Exercise:
The data below needs to be returned exactly, line for line.

Records to process:
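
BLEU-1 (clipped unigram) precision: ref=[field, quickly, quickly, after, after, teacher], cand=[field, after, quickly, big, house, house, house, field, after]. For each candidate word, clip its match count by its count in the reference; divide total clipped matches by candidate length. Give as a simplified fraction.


Reference word counts: {'after': 2, 'field': 1, 'quickly': 2, 'teacher': 1}
Checking each candidate word (with clipping):
  'field' -> in reference (ref count 1, used 1/1) -> match (matches: 1)
  'after' -> in reference (ref count 2, used 1/2) -> match (matches: 2)
  'quickly' -> in reference (ref count 2, used 1/2) -> match (matches: 3)
  'big' -> not in reference -> no match (matches: 3)
  'house' -> not in reference -> no match (matches: 3)
  'house' -> not in reference -> no match (matches: 3)
  'house' -> not in reference -> no match (matches: 3)
  'field' -> ref count 1 already used up (1/1) -> clipped, no match (matches: 3)
  'after' -> in reference (ref count 2, used 2/2) -> match (matches: 4)
Clipped matches: 4, Candidate length: 9
Precision = 4/9

4/9


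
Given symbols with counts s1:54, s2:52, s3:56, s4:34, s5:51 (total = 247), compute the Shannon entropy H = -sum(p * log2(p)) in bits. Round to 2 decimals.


Computing entropy H = -sum(p_i * log2(p_i)):
  s1: p = 54/247 = 0.2186, -p*log2(p) = 0.4795
  s2: p = 52/247 = 0.2105, -p*log2(p) = 0.4732
  s3: p = 56/247 = 0.2267, -p*log2(p) = 0.4854
  s4: p = 34/247 = 0.1377, -p*log2(p) = 0.3938
  s5: p = 51/247 = 0.2065, -p*log2(p) = 0.4699
H = sum of terms = 2.3018
Rounded to 2 decimals: 2.30

2.30


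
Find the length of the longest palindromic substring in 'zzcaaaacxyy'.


Scanning 'zzcaaaacxyy' for palindromic substrings.
Substring at positions 2-7: 'caaaac'.
Check: reverse('caaaac') = 'caaaac' -> palindrome confirmed.
Neighbouring characters ('z' / 'x') break symmetry, so it cannot extend further.
No longer palindromic substring exists; longest length = 6

6


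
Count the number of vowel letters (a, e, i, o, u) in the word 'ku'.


Scanning each character of 'ku':
  Position 1: 'k' -> consonant (running count: 0)
  Position 2: 'u' -> vowel (running count: 1)
Total vowels: 1

1


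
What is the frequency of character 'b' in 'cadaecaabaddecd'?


Scanning 'cadaecaabaddecd' for 'b':
  Position 8: 'b' -> MATCH (count: 1)
Total occurrences of 'b': 1

1


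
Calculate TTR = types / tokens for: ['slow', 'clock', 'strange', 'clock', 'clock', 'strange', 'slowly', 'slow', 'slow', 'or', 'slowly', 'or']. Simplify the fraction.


Tokens: 12
Unique types: ('clock', 'or', 'slow', 'slowly', 'strange') = 5
TTR = 5/12
Already in lowest terms.

5/12


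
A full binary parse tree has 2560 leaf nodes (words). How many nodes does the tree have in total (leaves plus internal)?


Leaf nodes (terminals): 2560
Internal nodes = n - 1 = 2560 - 1 = 2559
Total = leaves + internal = 2560 + 2559 = 5119

5119


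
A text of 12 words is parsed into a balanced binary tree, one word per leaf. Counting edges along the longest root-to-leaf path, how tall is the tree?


In a balanced binary tree with n leaves the deepest leaf is ceil(log2(n)) edges below the root.
log2(12) = 3.5850
ceil(3.5850) = 4
height (edges) = 4

4


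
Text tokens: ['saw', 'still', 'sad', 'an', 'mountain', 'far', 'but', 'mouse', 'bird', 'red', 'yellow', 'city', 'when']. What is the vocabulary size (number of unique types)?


Listing all tokens and tracking unique types:
  Token 1: 'saw' -> NEW (unique so far: 1)
  Token 2: 'still' -> NEW (unique so far: 2)
  Token 3: 'sad' -> NEW (unique so far: 3)
  Token 4: 'an' -> NEW (unique so far: 4)
  Token 5: 'mountain' -> NEW (unique so far: 5)
  Token 6: 'far' -> NEW (unique so far: 6)
  Token 7: 'but' -> NEW (unique so far: 7)
  Token 8: 'mouse' -> NEW (unique so far: 8)
  Token 9: 'bird' -> NEW (unique so far: 9)
  Token 10: 'red' -> NEW (unique so far: 10)
  Token 11: 'yellow' -> NEW (unique so far: 11)
  Token 12: 'city' -> NEW (unique so far: 12)
  Token 13: 'when' -> NEW (unique so far: 13)
Unique types: ('an', 'bird', 'but', 'city', 'far', 'mountain', 'mouse', 'red', 'sad', 'saw', 'still', 'when', 'yellow')
Vocabulary size: 13

13


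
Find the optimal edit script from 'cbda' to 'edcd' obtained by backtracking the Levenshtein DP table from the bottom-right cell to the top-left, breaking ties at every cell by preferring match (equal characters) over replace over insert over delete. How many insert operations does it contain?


Edit distance = 4. Backtracking from cell (4, 4) with preference match > replace > insert > delete,
then listing the resulting alignment 'cbda' -> 'edcd' left to right:
  Step 1: replace c->e
  Step 2: replace b->d
  Step 3: replace d->c
  Step 4: replace a->d
Total insertions: 0

0


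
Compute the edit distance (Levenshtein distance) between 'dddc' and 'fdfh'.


Building DP table for s1='dddc' (len 4) and s2='fdfh' (len 4):
       f  d  f  h
    0  1  2  3  4
  d 1  1  1  2  3
  d 2  2  1  2  3
  d 3  3  2  2  3
  c 4  4  3  3  3
Edit distance = dp[4][4] = 3

3


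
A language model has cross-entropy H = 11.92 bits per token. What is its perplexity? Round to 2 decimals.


Perplexity formula: PP = 2^H
H = 11.92
PP = 2^11.92
Decompose: 2^11.92 = 2^11 * 2^0.92
2^11 = 2048, 2^0.92 ~ 1.8921153
PP ~ 2048 * 1.8921153 = 3875.0521344
Rounded to 2 decimals: 3875.05

3875.05


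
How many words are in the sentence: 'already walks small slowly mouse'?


Counting words by splitting on spaces:
  Word 1: 'already'
  Word 2: 'walks'
  Word 3: 'small'
  Word 4: 'slowly'
  Word 5: 'mouse'
Total words: 5

5


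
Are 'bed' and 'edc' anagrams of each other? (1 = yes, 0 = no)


Sort characters of 'bed': 'bde'
Sort characters of 'edc': 'cde'
Sorted forms differ -> they are NOT anagrams
Result: 0

0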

Expected output:
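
BLEU-1 (clipped unigram) precision: ref=[field, quickly, quickly, after, after, teacher], cand=[field, after, quickly, big, house, house, house, field, after]. For each candidate word, clip its match count by its count in the reference; divide total clipped matches by candidate length. Give as a simplified fraction.


Reference word counts: {'after': 2, 'field': 1, 'quickly': 2, 'teacher': 1}
Checking each candidate word (with clipping):
  'field' -> in reference (ref count 1, used 1/1) -> match (matches: 1)
  'after' -> in reference (ref count 2, used 1/2) -> match (matches: 2)
  'quickly' -> in reference (ref count 2, used 1/2) -> match (matches: 3)
  'big' -> not in reference -> no match (matches: 3)
  'house' -> not in reference -> no match (matches: 3)
  'house' -> not in reference -> no match (matches: 3)
  'house' -> not in reference -> no match (matches: 3)
  'field' -> ref count 1 already used up (1/1) -> clipped, no match (matches: 3)
  'after' -> in reference (ref count 2, used 2/2) -> match (matches: 4)
Clipped matches: 4, Candidate length: 9
Precision = 4/9

4/9


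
Given symbols with counts s1:54, s2:52, s3:56, s4:34, s5:51 (total = 247), compute the Shannon entropy H = -sum(p * log2(p)) in bits. Round to 2 decimals.


Computing entropy H = -sum(p_i * log2(p_i)):
  s1: p = 54/247 = 0.2186, -p*log2(p) = 0.4795
  s2: p = 52/247 = 0.2105, -p*log2(p) = 0.4732
  s3: p = 56/247 = 0.2267, -p*log2(p) = 0.4854
  s4: p = 34/247 = 0.1377, -p*log2(p) = 0.3938
  s5: p = 51/247 = 0.2065, -p*log2(p) = 0.4699
H = sum of terms = 2.3018
Rounded to 2 decimals: 2.30

2.30


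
Find the length of the longest palindromic substring in 'zzcaaaacxyy'.


Scanning 'zzcaaaacxyy' for palindromic substrings.
Substring at positions 2-7: 'caaaac'.
Check: reverse('caaaac') = 'caaaac' -> palindrome confirmed.
Neighbouring characters ('z' / 'x') break symmetry, so it cannot extend further.
No longer palindromic substring exists; longest length = 6

6


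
Count the number of vowel letters (a, e, i, o, u) in the word 'ku'.


Scanning each character of 'ku':
  Position 1: 'k' -> consonant (running count: 0)
  Position 2: 'u' -> vowel (running count: 1)
Total vowels: 1

1


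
What is the frequency of character 'b' in 'cadaecaabaddecd'?


Scanning 'cadaecaabaddecd' for 'b':
  Position 8: 'b' -> MATCH (count: 1)
Total occurrences of 'b': 1

1


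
Calculate TTR = types / tokens for: ['slow', 'clock', 'strange', 'clock', 'clock', 'strange', 'slowly', 'slow', 'slow', 'or', 'slowly', 'or']. Simplify the fraction.


Tokens: 12
Unique types: ('clock', 'or', 'slow', 'slowly', 'strange') = 5
TTR = 5/12
Already in lowest terms.

5/12


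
A full binary parse tree has 2560 leaf nodes (words). How many nodes does the tree have in total (leaves plus internal)?


Leaf nodes (terminals): 2560
Internal nodes = n - 1 = 2560 - 1 = 2559
Total = leaves + internal = 2560 + 2559 = 5119

5119


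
A text of 12 words is parsed into a balanced binary tree, one word per leaf. Counting edges along the longest root-to-leaf path, how tall is the tree?


In a balanced binary tree with n leaves the deepest leaf is ceil(log2(n)) edges below the root.
log2(12) = 3.5850
ceil(3.5850) = 4
height (edges) = 4

4


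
Text tokens: ['saw', 'still', 'sad', 'an', 'mountain', 'far', 'but', 'mouse', 'bird', 'red', 'yellow', 'city', 'when']. What is the vocabulary size (number of unique types)?


Listing all tokens and tracking unique types:
  Token 1: 'saw' -> NEW (unique so far: 1)
  Token 2: 'still' -> NEW (unique so far: 2)
  Token 3: 'sad' -> NEW (unique so far: 3)
  Token 4: 'an' -> NEW (unique so far: 4)
  Token 5: 'mountain' -> NEW (unique so far: 5)
  Token 6: 'far' -> NEW (unique so far: 6)
  Token 7: 'but' -> NEW (unique so far: 7)
  Token 8: 'mouse' -> NEW (unique so far: 8)
  Token 9: 'bird' -> NEW (unique so far: 9)
  Token 10: 'red' -> NEW (unique so far: 10)
  Token 11: 'yellow' -> NEW (unique so far: 11)
  Token 12: 'city' -> NEW (unique so far: 12)
  Token 13: 'when' -> NEW (unique so far: 13)
Unique types: ('an', 'bird', 'but', 'city', 'far', 'mountain', 'mouse', 'red', 'sad', 'saw', 'still', 'when', 'yellow')
Vocabulary size: 13

13


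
Find the optimal edit script from 'cbda' to 'edcd' obtained by backtracking the Levenshtein DP table from the bottom-right cell to the top-left, breaking ties at every cell by preferring match (equal characters) over replace over insert over delete. How many insert operations does it contain?


Edit distance = 4. Backtracking from cell (4, 4) with preference match > replace > insert > delete,
then listing the resulting alignment 'cbda' -> 'edcd' left to right:
  Step 1: replace c->e
  Step 2: replace b->d
  Step 3: replace d->c
  Step 4: replace a->d
Total insertions: 0

0


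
Compute the edit distance (Levenshtein distance) between 'dddc' and 'fdfh'.


Building DP table for s1='dddc' (len 4) and s2='fdfh' (len 4):
       f  d  f  h
    0  1  2  3  4
  d 1  1  1  2  3
  d 2  2  1  2  3
  d 3  3  2  2  3
  c 4  4  3  3  3
Edit distance = dp[4][4] = 3

3


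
A language model has cross-entropy H = 11.92 bits per token. What is its perplexity? Round to 2 decimals.


Perplexity formula: PP = 2^H
H = 11.92
PP = 2^11.92
Decompose: 2^11.92 = 2^11 * 2^0.92
2^11 = 2048, 2^0.92 ~ 1.8921153
PP ~ 2048 * 1.8921153 = 3875.0521344
Rounded to 2 decimals: 3875.05

3875.05


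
How many words are in the sentence: 'already walks small slowly mouse'?


Counting words by splitting on spaces:
  Word 1: 'already'
  Word 2: 'walks'
  Word 3: 'small'
  Word 4: 'slowly'
  Word 5: 'mouse'
Total words: 5

5


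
Are 'bed' and 'edc' anagrams of each other? (1 = yes, 0 = no)


Sort characters of 'bed': 'bde'
Sort characters of 'edc': 'cde'
Sorted forms differ -> they are NOT anagrams
Result: 0

0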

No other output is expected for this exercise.